(Stored data)

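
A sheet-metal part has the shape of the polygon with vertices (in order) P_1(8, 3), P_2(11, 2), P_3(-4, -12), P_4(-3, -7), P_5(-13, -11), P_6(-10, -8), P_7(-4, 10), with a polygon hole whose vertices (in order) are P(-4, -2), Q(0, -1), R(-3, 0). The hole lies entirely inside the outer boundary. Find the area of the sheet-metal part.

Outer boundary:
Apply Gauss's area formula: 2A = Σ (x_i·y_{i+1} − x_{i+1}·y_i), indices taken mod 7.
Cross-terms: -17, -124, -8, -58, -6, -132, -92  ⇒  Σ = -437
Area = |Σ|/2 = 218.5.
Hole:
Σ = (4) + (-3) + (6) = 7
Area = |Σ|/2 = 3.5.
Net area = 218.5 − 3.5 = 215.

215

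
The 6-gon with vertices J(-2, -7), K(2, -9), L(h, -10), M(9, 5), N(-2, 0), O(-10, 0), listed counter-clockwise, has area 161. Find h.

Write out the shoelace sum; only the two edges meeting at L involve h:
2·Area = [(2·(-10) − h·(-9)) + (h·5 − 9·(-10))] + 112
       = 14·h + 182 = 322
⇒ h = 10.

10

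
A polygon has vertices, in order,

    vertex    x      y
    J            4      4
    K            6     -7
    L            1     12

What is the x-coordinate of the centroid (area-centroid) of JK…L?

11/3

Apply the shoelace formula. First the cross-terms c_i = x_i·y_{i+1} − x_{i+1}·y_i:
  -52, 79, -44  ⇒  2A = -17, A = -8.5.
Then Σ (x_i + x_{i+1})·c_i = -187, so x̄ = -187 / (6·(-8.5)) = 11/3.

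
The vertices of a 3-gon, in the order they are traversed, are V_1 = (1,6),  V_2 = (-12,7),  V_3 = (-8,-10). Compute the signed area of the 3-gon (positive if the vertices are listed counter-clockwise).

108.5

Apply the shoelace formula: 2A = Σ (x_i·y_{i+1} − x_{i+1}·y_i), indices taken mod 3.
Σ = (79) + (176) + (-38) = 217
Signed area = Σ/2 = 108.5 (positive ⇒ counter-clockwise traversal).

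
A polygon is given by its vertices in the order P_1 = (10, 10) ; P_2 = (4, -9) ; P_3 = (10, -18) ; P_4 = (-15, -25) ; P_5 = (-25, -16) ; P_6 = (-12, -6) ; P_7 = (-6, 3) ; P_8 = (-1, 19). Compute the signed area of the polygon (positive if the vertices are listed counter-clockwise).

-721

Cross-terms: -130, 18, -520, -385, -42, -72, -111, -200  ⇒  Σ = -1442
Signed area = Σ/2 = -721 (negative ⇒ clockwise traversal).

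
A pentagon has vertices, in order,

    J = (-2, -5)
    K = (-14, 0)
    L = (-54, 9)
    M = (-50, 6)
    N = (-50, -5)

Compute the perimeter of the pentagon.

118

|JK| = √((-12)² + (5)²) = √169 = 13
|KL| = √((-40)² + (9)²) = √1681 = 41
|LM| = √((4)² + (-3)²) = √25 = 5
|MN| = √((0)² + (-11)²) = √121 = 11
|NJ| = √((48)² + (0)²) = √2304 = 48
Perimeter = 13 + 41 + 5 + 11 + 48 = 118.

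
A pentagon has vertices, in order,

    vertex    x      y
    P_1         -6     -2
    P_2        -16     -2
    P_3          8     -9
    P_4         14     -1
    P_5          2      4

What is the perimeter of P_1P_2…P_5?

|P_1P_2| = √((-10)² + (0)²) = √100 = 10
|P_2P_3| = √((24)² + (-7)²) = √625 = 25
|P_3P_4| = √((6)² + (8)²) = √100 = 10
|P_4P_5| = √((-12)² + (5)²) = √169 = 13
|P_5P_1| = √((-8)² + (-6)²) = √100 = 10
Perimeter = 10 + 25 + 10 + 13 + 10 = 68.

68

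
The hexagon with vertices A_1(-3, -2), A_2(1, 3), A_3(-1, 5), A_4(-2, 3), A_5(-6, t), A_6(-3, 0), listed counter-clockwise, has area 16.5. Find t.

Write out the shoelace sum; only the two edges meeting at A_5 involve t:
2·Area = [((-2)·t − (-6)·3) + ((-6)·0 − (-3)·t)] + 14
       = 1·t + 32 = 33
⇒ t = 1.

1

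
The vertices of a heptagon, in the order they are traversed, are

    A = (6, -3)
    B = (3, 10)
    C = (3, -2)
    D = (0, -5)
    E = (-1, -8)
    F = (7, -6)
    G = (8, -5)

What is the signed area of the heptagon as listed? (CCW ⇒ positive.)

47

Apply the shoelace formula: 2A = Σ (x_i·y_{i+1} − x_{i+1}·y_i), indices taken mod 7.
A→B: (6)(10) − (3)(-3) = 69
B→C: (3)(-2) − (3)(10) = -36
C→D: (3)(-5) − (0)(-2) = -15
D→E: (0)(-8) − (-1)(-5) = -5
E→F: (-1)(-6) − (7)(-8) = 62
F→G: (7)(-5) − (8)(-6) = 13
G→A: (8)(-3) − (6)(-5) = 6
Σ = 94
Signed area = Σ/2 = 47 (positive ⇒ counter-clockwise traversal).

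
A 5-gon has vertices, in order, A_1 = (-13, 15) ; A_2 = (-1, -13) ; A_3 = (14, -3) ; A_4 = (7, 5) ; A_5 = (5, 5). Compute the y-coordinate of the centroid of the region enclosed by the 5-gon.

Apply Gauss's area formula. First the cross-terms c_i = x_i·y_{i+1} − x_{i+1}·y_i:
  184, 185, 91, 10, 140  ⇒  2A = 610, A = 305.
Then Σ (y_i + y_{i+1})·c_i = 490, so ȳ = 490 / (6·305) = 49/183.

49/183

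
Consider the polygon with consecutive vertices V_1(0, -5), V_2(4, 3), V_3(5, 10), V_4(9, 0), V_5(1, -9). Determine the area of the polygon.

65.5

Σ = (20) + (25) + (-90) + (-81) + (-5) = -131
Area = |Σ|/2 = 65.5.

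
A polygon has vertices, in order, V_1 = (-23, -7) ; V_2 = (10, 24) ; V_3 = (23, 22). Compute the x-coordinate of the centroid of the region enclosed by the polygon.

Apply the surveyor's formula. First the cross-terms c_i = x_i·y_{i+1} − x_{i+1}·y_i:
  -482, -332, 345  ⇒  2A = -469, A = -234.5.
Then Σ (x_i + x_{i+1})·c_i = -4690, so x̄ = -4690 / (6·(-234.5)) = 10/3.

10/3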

Requirement:
Each and every entry needs to be repeated exactly.

Output of the exercise:
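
A sheet-metal part has the shape of the polygon with vertices (in order) P_1(8, 3), P_2(11, 2), P_3(-4, -12), P_4(-3, -7), P_5(-13, -11), P_6(-10, -8), P_7(-4, 10), with a polygon hole whose vertices (in order) are P(-4, -2), Q(0, -1), R(-3, 0). The hole lies entirely inside the outer boundary. Find the area of the sheet-metal part.

Outer boundary:
Apply Gauss's area formula: 2A = Σ (x_i·y_{i+1} − x_{i+1}·y_i), indices taken mod 7.
Cross-terms: -17, -124, -8, -58, -6, -132, -92  ⇒  Σ = -437
Area = |Σ|/2 = 218.5.
Hole:
Σ = (4) + (-3) + (6) = 7
Area = |Σ|/2 = 3.5.
Net area = 218.5 − 3.5 = 215.

215

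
The 6-gon with vertices J(-2, -7), K(2, -9), L(h, -10), M(9, 5), N(-2, 0), O(-10, 0), listed counter-clockwise, has area 161. Find h.

Write out the shoelace sum; only the two edges meeting at L involve h:
2·Area = [(2·(-10) − h·(-9)) + (h·5 − 9·(-10))] + 112
       = 14·h + 182 = 322
⇒ h = 10.

10

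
A polygon has vertices, in order,

    vertex    x      y
    J            4      4
    K            6     -7
    L            1     12

What is the x-coordinate of the centroid (area-centroid) of JK…L?

11/3

Apply the shoelace formula. First the cross-terms c_i = x_i·y_{i+1} − x_{i+1}·y_i:
  -52, 79, -44  ⇒  2A = -17, A = -8.5.
Then Σ (x_i + x_{i+1})·c_i = -187, so x̄ = -187 / (6·(-8.5)) = 11/3.

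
The vertices of a 3-gon, in the order they are traversed, are V_1 = (1,6),  V_2 = (-12,7),  V_3 = (-8,-10). Compute the signed area of the 3-gon (positive if the vertices are listed counter-clockwise).

108.5

Apply the shoelace formula: 2A = Σ (x_i·y_{i+1} − x_{i+1}·y_i), indices taken mod 3.
Σ = (79) + (176) + (-38) = 217
Signed area = Σ/2 = 108.5 (positive ⇒ counter-clockwise traversal).

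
A polygon is given by its vertices in the order P_1 = (10, 10) ; P_2 = (4, -9) ; P_3 = (10, -18) ; P_4 = (-15, -25) ; P_5 = (-25, -16) ; P_6 = (-12, -6) ; P_7 = (-6, 3) ; P_8 = (-1, 19). Compute the signed area of the polygon (positive if the vertices are listed counter-clockwise).

-721

Cross-terms: -130, 18, -520, -385, -42, -72, -111, -200  ⇒  Σ = -1442
Signed area = Σ/2 = -721 (negative ⇒ clockwise traversal).

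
A pentagon has vertices, in order,

    J = (-2, -5)
    K = (-14, 0)
    L = (-54, 9)
    M = (-50, 6)
    N = (-50, -5)

Compute the perimeter of the pentagon.

118

|JK| = √((-12)² + (5)²) = √169 = 13
|KL| = √((-40)² + (9)²) = √1681 = 41
|LM| = √((4)² + (-3)²) = √25 = 5
|MN| = √((0)² + (-11)²) = √121 = 11
|NJ| = √((48)² + (0)²) = √2304 = 48
Perimeter = 13 + 41 + 5 + 11 + 48 = 118.

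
A pentagon has vertices, in order,

    vertex    x      y
    P_1         -6     -2
    P_2        -16     -2
    P_3          8     -9
    P_4         14     -1
    P_5          2      4

What is the perimeter of P_1P_2…P_5?

|P_1P_2| = √((-10)² + (0)²) = √100 = 10
|P_2P_3| = √((24)² + (-7)²) = √625 = 25
|P_3P_4| = √((6)² + (8)²) = √100 = 10
|P_4P_5| = √((-12)² + (5)²) = √169 = 13
|P_5P_1| = √((-8)² + (-6)²) = √100 = 10
Perimeter = 10 + 25 + 10 + 13 + 10 = 68.

68

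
The hexagon with vertices A_1(-3, -2), A_2(1, 3), A_3(-1, 5), A_4(-2, 3), A_5(-6, t), A_6(-3, 0), listed counter-clockwise, has area 16.5. Find t.

Write out the shoelace sum; only the two edges meeting at A_5 involve t:
2·Area = [((-2)·t − (-6)·3) + ((-6)·0 − (-3)·t)] + 14
       = 1·t + 32 = 33
⇒ t = 1.

1

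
The vertices of a heptagon, in the order they are traversed, are

    A = (6, -3)
    B = (3, 10)
    C = (3, -2)
    D = (0, -5)
    E = (-1, -8)
    F = (7, -6)
    G = (8, -5)

What is the signed area of the heptagon as listed? (CCW ⇒ positive.)

47

Apply the shoelace formula: 2A = Σ (x_i·y_{i+1} − x_{i+1}·y_i), indices taken mod 7.
A→B: (6)(10) − (3)(-3) = 69
B→C: (3)(-2) − (3)(10) = -36
C→D: (3)(-5) − (0)(-2) = -15
D→E: (0)(-8) − (-1)(-5) = -5
E→F: (-1)(-6) − (7)(-8) = 62
F→G: (7)(-5) − (8)(-6) = 13
G→A: (8)(-3) − (6)(-5) = 6
Σ = 94
Signed area = Σ/2 = 47 (positive ⇒ counter-clockwise traversal).

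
A 5-gon has vertices, in order, A_1 = (-13, 15) ; A_2 = (-1, -13) ; A_3 = (14, -3) ; A_4 = (7, 5) ; A_5 = (5, 5). Compute the y-coordinate of the centroid of the region enclosed by the 5-gon.

Apply Gauss's area formula. First the cross-terms c_i = x_i·y_{i+1} − x_{i+1}·y_i:
  184, 185, 91, 10, 140  ⇒  2A = 610, A = 305.
Then Σ (y_i + y_{i+1})·c_i = 490, so ȳ = 490 / (6·305) = 49/183.

49/183

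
Consider the polygon with consecutive vertices V_1(0, -5), V_2(4, 3), V_3(5, 10), V_4(9, 0), V_5(1, -9). Determine the area of the polygon.

65.5

Σ = (20) + (25) + (-90) + (-81) + (-5) = -131
Area = |Σ|/2 = 65.5.

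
A polygon has vertices, in order, V_1 = (-23, -7) ; V_2 = (10, 24) ; V_3 = (23, 22). Compute the x-coordinate of the centroid of the region enclosed by the polygon.

Apply the surveyor's formula. First the cross-terms c_i = x_i·y_{i+1} − x_{i+1}·y_i:
  -482, -332, 345  ⇒  2A = -469, A = -234.5.
Then Σ (x_i + x_{i+1})·c_i = -4690, so x̄ = -4690 / (6·(-234.5)) = 10/3.

10/3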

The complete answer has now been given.